[Stored data entries]
::::::::
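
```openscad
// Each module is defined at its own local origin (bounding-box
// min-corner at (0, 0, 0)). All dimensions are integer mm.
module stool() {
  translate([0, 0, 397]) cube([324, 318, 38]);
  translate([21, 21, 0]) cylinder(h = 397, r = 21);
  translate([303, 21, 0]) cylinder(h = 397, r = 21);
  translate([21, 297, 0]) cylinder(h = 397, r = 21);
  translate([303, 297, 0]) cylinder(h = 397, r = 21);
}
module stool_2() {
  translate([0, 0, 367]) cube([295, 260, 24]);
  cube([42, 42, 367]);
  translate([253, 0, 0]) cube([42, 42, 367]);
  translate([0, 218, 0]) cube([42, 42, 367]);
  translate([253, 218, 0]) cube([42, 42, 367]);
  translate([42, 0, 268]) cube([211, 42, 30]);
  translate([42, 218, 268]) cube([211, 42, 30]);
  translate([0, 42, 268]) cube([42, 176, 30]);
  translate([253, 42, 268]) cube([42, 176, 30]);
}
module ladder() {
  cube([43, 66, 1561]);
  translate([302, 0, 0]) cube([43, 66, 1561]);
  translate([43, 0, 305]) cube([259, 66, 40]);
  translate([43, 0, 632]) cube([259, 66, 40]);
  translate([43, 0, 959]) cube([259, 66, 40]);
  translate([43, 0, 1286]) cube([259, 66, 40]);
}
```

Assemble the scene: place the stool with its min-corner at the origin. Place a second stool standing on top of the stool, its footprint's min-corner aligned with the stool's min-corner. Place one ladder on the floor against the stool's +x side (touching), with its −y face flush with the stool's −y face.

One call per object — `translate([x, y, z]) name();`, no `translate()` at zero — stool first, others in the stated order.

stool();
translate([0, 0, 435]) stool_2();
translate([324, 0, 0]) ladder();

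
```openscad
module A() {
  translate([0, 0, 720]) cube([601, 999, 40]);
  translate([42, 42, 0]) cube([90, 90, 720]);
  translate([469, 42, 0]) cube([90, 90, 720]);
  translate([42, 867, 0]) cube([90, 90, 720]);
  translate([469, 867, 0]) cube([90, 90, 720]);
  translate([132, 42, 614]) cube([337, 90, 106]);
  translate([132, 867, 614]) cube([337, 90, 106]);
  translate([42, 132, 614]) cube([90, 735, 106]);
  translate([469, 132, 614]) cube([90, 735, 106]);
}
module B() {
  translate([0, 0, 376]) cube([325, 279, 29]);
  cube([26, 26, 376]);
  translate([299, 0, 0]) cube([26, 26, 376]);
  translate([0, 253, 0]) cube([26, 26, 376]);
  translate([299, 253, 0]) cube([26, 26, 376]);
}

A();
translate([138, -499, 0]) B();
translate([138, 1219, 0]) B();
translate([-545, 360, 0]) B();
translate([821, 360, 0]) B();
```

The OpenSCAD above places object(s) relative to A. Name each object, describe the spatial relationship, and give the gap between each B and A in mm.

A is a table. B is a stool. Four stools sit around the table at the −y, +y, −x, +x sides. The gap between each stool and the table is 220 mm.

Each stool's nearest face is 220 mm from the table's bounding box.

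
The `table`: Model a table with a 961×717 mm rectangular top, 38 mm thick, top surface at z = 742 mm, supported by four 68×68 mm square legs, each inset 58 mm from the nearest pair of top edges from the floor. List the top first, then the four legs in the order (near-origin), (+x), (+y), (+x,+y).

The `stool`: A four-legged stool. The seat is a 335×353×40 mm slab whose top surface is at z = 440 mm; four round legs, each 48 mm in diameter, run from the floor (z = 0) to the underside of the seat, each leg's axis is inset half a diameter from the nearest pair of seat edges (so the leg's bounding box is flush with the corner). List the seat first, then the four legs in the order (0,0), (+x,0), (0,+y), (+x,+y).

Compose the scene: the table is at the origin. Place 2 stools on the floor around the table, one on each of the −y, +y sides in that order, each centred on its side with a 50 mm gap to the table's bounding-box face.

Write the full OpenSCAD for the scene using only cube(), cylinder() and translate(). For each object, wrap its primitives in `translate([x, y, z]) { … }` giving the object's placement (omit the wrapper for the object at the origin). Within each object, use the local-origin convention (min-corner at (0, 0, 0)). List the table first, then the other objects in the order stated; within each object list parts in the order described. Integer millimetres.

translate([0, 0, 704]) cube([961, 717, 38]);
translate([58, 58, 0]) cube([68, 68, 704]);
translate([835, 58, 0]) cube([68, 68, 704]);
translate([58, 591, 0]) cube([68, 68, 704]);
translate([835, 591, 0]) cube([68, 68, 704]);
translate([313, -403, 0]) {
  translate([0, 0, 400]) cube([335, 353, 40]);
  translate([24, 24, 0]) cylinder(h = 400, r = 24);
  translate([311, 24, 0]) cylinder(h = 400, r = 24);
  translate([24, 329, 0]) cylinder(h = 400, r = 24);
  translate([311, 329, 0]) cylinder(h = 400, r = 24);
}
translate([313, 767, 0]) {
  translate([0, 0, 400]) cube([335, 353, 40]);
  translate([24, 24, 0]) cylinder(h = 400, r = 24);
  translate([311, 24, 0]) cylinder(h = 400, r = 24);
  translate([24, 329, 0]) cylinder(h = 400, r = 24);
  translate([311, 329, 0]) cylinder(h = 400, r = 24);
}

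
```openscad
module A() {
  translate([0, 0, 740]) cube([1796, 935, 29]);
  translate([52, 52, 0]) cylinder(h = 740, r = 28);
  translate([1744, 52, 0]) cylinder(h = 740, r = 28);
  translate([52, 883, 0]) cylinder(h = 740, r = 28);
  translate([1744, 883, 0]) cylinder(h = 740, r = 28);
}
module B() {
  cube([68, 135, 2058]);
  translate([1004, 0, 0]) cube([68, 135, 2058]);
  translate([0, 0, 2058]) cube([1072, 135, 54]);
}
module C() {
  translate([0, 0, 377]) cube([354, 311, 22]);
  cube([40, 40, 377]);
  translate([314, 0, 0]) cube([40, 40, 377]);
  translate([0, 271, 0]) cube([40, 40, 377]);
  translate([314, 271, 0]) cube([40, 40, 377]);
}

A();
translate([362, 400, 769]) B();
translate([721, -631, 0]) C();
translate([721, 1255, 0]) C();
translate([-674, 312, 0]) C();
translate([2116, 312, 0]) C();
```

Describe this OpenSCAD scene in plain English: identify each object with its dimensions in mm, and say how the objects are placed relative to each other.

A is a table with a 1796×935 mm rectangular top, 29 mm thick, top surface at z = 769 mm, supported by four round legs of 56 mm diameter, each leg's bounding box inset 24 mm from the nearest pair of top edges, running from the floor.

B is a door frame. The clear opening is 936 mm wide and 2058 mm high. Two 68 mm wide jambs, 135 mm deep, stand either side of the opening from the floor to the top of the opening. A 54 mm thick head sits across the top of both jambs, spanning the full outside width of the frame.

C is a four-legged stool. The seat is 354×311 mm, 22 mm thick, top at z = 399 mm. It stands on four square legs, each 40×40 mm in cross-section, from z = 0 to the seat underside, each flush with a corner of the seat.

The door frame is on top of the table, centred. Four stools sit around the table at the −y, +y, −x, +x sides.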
::::::::
● What to do
Tally the lines above that contain "module"; give only the number.

● Reply
9